Make an exact transcription of the data below.

━━━ Record set ━━━

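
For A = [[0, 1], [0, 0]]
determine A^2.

A is strictly triangular, hence nilpotent: A^2 = 0, so A^2 = 0.

[[0, 0], [0, 0]]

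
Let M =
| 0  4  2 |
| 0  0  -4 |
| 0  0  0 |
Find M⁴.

M is strictly triangular, hence nilpotent: M³ = 0, so M⁴ = 0.

[[0, 0, 0], [0, 0, 0], [0, 0, 0]]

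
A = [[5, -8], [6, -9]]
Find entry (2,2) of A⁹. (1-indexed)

-78729

tr A = -4 and det A = 3, so the characteristic polynomial is λ² − (-4)λ + (3) with roots -3 and -1.
Eigenvectors give P = [[1, 4], [1, 3]] with P⁻¹ = [[-3, 4], [1, -1]], and A = P·diag(-3, -1)·P⁻¹.
Then A⁹ = P·diag(-19683, -1)·P⁻¹ = [[-19683, -4], [-19683, -3]] · [[-3, 4], [1, -1]] = [[59045, -78728], [59046, -78729]].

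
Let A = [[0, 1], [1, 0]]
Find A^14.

A² = I (check: tr A = 0 and det A = -1), so A^14 = I since 14 is even.

[[1, 0], [0, 1]]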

━━━

_Worked solution_:
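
For A = [[0, 1], [0, 0]]
determine A^2.

A is strictly triangular, hence nilpotent: A^2 = 0, so A^2 = 0.

[[0, 0], [0, 0]]

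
Let M =
| 0  4  2 |
| 0  0  -4 |
| 0  0  0 |
Find M⁴.

M is strictly triangular, hence nilpotent: M³ = 0, so M⁴ = 0.

[[0, 0, 0], [0, 0, 0], [0, 0, 0]]

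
A = [[5, -8], [6, -9]]
Find entry (2,2) of A⁹. (1-indexed)

-78729

tr A = -4 and det A = 3, so the characteristic polynomial is λ² − (-4)λ + (3) with roots -3 and -1.
Eigenvectors give P = [[1, 4], [1, 3]] with P⁻¹ = [[-3, 4], [1, -1]], and A = P·diag(-3, -1)·P⁻¹.
Then A⁹ = P·diag(-19683, -1)·P⁻¹ = [[-19683, -4], [-19683, -3]] · [[-3, 4], [1, -1]] = [[59045, -78728], [59046, -78729]].

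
Let A = [[0, 1], [1, 0]]
Find A^14.

A² = I (check: tr A = 0 and det A = -1), so A^14 = I since 14 is even.

[[1, 0], [0, 1]]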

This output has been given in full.